## PROBLEM DESCRIPTION
Set down all of the entries exactly, leaving nothing out.

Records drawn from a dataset
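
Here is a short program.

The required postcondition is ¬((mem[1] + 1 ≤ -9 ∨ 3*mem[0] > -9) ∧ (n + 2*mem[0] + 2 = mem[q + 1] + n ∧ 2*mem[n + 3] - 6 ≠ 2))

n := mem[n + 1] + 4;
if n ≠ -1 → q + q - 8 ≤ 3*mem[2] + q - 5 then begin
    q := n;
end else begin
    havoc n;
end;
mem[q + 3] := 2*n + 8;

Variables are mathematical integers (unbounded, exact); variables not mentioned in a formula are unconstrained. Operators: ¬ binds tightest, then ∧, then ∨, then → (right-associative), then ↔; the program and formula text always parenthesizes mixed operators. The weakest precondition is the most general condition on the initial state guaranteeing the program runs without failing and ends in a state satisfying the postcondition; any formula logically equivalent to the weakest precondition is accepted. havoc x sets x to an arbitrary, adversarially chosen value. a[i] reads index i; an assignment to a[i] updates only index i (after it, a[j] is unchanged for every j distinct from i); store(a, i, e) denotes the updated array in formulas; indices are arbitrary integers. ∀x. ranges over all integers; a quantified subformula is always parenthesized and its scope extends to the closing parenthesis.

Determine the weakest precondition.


Working backward. After the program, the postcondition ¬((mem[1] + 1 ≤ -9 ∨ 3*mem[0] > -9) ∧ (n + 2*mem[0] + 2 = mem[q + 1] + n ∧ 2*mem[n + 3] - 6 ≠ 2)) must hold; in canonical form it is ¬((mem[1] ≤ -10 ∨ 3*mem[0] > -9) ∧ 2*mem[0] = mem[q + 1] - 2 ∧ 2*mem[n + 3] ≠ 8).
Before mem[q + 3] := 2*n + 8: ¬((store(mem, q + 3, 2*n + 8)[1] ≤ -10 ∨ 3*store(mem, q + 3, 2*n + 8)[0] > -9) ∧ 2*store(mem, q + 3, 2*n + 8)[0] = store(mem, q + 3, 2*n + 8)[q + 1] - 2 ∧ 2*store(mem, q + 3, 2*n + 8)[n + 3] ≠ 8)
Then branch requires ¬((store(mem, n + 3, 2*n + 8)[1] ≤ -10 ∨ 3*store(mem, n + 3, 2*n + 8)[0] > -9) ∧ 2*store(mem, n + 3, 2*n + 8)[0] = store(mem, n + 3, 2*n + 8)[n + 1] - 2 ∧ 2*store(mem, n + 3, 2*n + 8)[n + 3] ≠ 8); else branch requires ∀n_1. (¬((store(mem, q + 3, 2*n_1 + 8)[1] ≤ -10 ∨ 3*store(mem, q + 3, 2*n_1 + 8)[0] > -9) ∧ 2*store(mem, q + 3, 2*n_1 + 8)[0] = store(mem, q + 3, 2*n_1 + 8)[q + 1] - 2 ∧ 2*store(mem, q + 3, 2*n_1 + 8)[n_1 + 3] ≠ 8)).
Before the if: ((n ≠ -1 → q ≤ 3*mem[2] + 3) → (¬((store(mem, n + 3, 2*n + 8)[1] ≤ -10 ∨ 3*store(mem, n + 3, 2*n + 8)[0] > -9) ∧ 2*store(mem, n + 3, 2*n + 8)[0] = store(mem, n + 3, 2*n + 8)[n + 1] - 2 ∧ 2*store(mem, n + 3, 2*n + 8)[n + 3] ≠ 8))) ∧ ((¬(n ≠ -1 → q ≤ 3*mem[2] + 3)) → (∀n_1. (¬((store(mem, q + 3, 2*n_1 + 8)[1] ≤ -10 ∨ 3*store(mem, q + 3, 2*n_1 + 8)[0] > -9) ∧ 2*store(mem, q + 3, 2*n_1 + 8)[0] = store(mem, q + 3, 2*n_1 + 8)[q + 1] - 2 ∧ 2*store(mem, q + 3, 2*n_1 + 8)[n_1 + 3] ≠ 8))))
Before n := mem[n + 1] + 4: ((mem[n + 1] ≠ -5 → q ≤ 3*mem[2] + 3) → (¬((store(mem, mem[n + 1] + 7, 2*mem[n + 1] + 16)[1] ≤ -10 ∨ 3*store(mem, mem[n + 1] + 7, 2*mem[n + 1] + 16)[0] > -9) ∧ 2*store(mem, mem[n + 1] + 7, 2*mem[n + 1] + 16)[0] = store(mem, mem[n + 1] + 7, 2*mem[n + 1] + 16)[mem[n + 1] + 5] - 2 ∧ 2*store(mem, mem[n + 1] + 7, 2*mem[n + 1] + 16)[mem[n + 1] + 7] ≠ 8))) ∧ ((¬(mem[n + 1] ≠ -5 → q ≤ 3*mem[2] + 3)) → (∀n_1. (¬((store(mem, q + 3, 2*n_1 + 8)[1] ≤ -10 ∨ 3*store(mem, q + 3, 2*n_1 + 8)[0] > -9) ∧ 2*store(mem, q + 3, 2*n_1 + 8)[0] = store(mem, q + 3, 2*n_1 + 8)[q + 1] - 2 ∧ 2*store(mem, q + 3, 2*n_1 + 8)[n_1 + 3] ≠ 8))))
Answer: WP = ((mem[n + 1] ≠ -5 → q ≤ 3*mem[2] + 3) → (¬((store(mem, mem[n + 1] + 7, 2*mem[n + 1] + 16)[1] ≤ -10 ∨ 3*store(mem, mem[n + 1] + 7, 2*mem[n + 1] + 16)[0] > -9) ∧ 2*store(mem, mem[n + 1] + 7, 2*mem[n + 1] + 16)[0] = store(mem, mem[n + 1] + 7, 2*mem[n + 1] + 16)[mem[n + 1] + 5] - 2 ∧ 2*store(mem, mem[n + 1] + 7, 2*mem[n + 1] + 16)[mem[n + 1] + 7] ≠ 8))) ∧ ((¬(mem[n + 1] ≠ -5 → q ≤ 3*mem[2] + 3)) → (∀n_1. (¬((store(mem, q + 3, 2*n_1 + 8)[1] ≤ -10 ∨ 3*store(mem, q + 3, 2*n_1 + 8)[0] > -9) ∧ 2*store(mem, q + 3, 2*n_1 + 8)[0] = store(mem, q + 3, 2*n_1 + 8)[q + 1] - 2 ∧ 2*store(mem, q + 3, 2*n_1 + 8)[n_1 + 3] ≠ 8))))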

## ANSWER TO THIS EXERCISE
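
Here is a short program.

The required postcondition is ¬((mem[1] + 1 ≤ -9 ∨ 3*mem[0] > -9) ∧ (n + 2*mem[0] + 2 = mem[q + 1] + n ∧ 2*mem[n + 3] - 6 ≠ 2))

n := mem[n + 1] + 4;
if n ≠ -1 → q + q - 8 ≤ 3*mem[2] + q - 5 then begin
    q := n;
end else begin
    havoc n;
end;
mem[q + 3] := 2*n + 8;

Variables are mathematical integers (unbounded, exact); variables not mentioned in a formula are unconstrained. Operators: ¬ binds tightest, then ∧, then ∨, then → (right-associative), then ↔; the program and formula text always parenthesizes mixed operators. The weakest precondition is the most general condition on the initial state guaranteeing the program runs without failing and ends in a state satisfying the postcondition; any formula logically equivalent to the weakest precondition is accepted. havoc x sets x to an arbitrary, adversarially chosen value. a[i] reads index i; an assignment to a[i] updates only index i (after it, a[j] is unchanged for every j distinct from i); store(a, i, e) denotes the updated array in formulas; indices are arbitrary integers. ∀x. ranges over all integers; a quantified subformula is always parenthesized and its scope extends to the closing parenthesis.

Determine the weakest precondition.


Working backward. After the program, the postcondition ¬((mem[1] + 1 ≤ -9 ∨ 3*mem[0] > -9) ∧ (n + 2*mem[0] + 2 = mem[q + 1] + n ∧ 2*mem[n + 3] - 6 ≠ 2)) must hold; in canonical form it is ¬((mem[1] ≤ -10 ∨ 3*mem[0] > -9) ∧ 2*mem[0] = mem[q + 1] - 2 ∧ 2*mem[n + 3] ≠ 8).
Before mem[q + 3] := 2*n + 8: ¬((store(mem, q + 3, 2*n + 8)[1] ≤ -10 ∨ 3*store(mem, q + 3, 2*n + 8)[0] > -9) ∧ 2*store(mem, q + 3, 2*n + 8)[0] = store(mem, q + 3, 2*n + 8)[q + 1] - 2 ∧ 2*store(mem, q + 3, 2*n + 8)[n + 3] ≠ 8)
Then branch requires ¬((store(mem, n + 3, 2*n + 8)[1] ≤ -10 ∨ 3*store(mem, n + 3, 2*n + 8)[0] > -9) ∧ 2*store(mem, n + 3, 2*n + 8)[0] = store(mem, n + 3, 2*n + 8)[n + 1] - 2 ∧ 2*store(mem, n + 3, 2*n + 8)[n + 3] ≠ 8); else branch requires ∀n_1. (¬((store(mem, q + 3, 2*n_1 + 8)[1] ≤ -10 ∨ 3*store(mem, q + 3, 2*n_1 + 8)[0] > -9) ∧ 2*store(mem, q + 3, 2*n_1 + 8)[0] = store(mem, q + 3, 2*n_1 + 8)[q + 1] - 2 ∧ 2*store(mem, q + 3, 2*n_1 + 8)[n_1 + 3] ≠ 8)).
Before the if: ((n ≠ -1 → q ≤ 3*mem[2] + 3) → (¬((store(mem, n + 3, 2*n + 8)[1] ≤ -10 ∨ 3*store(mem, n + 3, 2*n + 8)[0] > -9) ∧ 2*store(mem, n + 3, 2*n + 8)[0] = store(mem, n + 3, 2*n + 8)[n + 1] - 2 ∧ 2*store(mem, n + 3, 2*n + 8)[n + 3] ≠ 8))) ∧ ((¬(n ≠ -1 → q ≤ 3*mem[2] + 3)) → (∀n_1. (¬((store(mem, q + 3, 2*n_1 + 8)[1] ≤ -10 ∨ 3*store(mem, q + 3, 2*n_1 + 8)[0] > -9) ∧ 2*store(mem, q + 3, 2*n_1 + 8)[0] = store(mem, q + 3, 2*n_1 + 8)[q + 1] - 2 ∧ 2*store(mem, q + 3, 2*n_1 + 8)[n_1 + 3] ≠ 8))))
Before n := mem[n + 1] + 4: ((mem[n + 1] ≠ -5 → q ≤ 3*mem[2] + 3) → (¬((store(mem, mem[n + 1] + 7, 2*mem[n + 1] + 16)[1] ≤ -10 ∨ 3*store(mem, mem[n + 1] + 7, 2*mem[n + 1] + 16)[0] > -9) ∧ 2*store(mem, mem[n + 1] + 7, 2*mem[n + 1] + 16)[0] = store(mem, mem[n + 1] + 7, 2*mem[n + 1] + 16)[mem[n + 1] + 5] - 2 ∧ 2*store(mem, mem[n + 1] + 7, 2*mem[n + 1] + 16)[mem[n + 1] + 7] ≠ 8))) ∧ ((¬(mem[n + 1] ≠ -5 → q ≤ 3*mem[2] + 3)) → (∀n_1. (¬((store(mem, q + 3, 2*n_1 + 8)[1] ≤ -10 ∨ 3*store(mem, q + 3, 2*n_1 + 8)[0] > -9) ∧ 2*store(mem, q + 3, 2*n_1 + 8)[0] = store(mem, q + 3, 2*n_1 + 8)[q + 1] - 2 ∧ 2*store(mem, q + 3, 2*n_1 + 8)[n_1 + 3] ≠ 8))))
Answer: WP = ((mem[n + 1] ≠ -5 → q ≤ 3*mem[2] + 3) → (¬((store(mem, mem[n + 1] + 7, 2*mem[n + 1] + 16)[1] ≤ -10 ∨ 3*store(mem, mem[n + 1] + 7, 2*mem[n + 1] + 16)[0] > -9) ∧ 2*store(mem, mem[n + 1] + 7, 2*mem[n + 1] + 16)[0] = store(mem, mem[n + 1] + 7, 2*mem[n + 1] + 16)[mem[n + 1] + 5] - 2 ∧ 2*store(mem, mem[n + 1] + 7, 2*mem[n + 1] + 16)[mem[n + 1] + 7] ≠ 8))) ∧ ((¬(mem[n + 1] ≠ -5 → q ≤ 3*mem[2] + 3)) → (∀n_1. (¬((store(mem, q + 3, 2*n_1 + 8)[1] ≤ -10 ∨ 3*store(mem, q + 3, 2*n_1 + 8)[0] > -9) ∧ 2*store(mem, q + 3, 2*n_1 + 8)[0] = store(mem, q + 3, 2*n_1 + 8)[q + 1] - 2 ∧ 2*store(mem, q + 3, 2*n_1 + 8)[n_1 + 3] ≠ 8))))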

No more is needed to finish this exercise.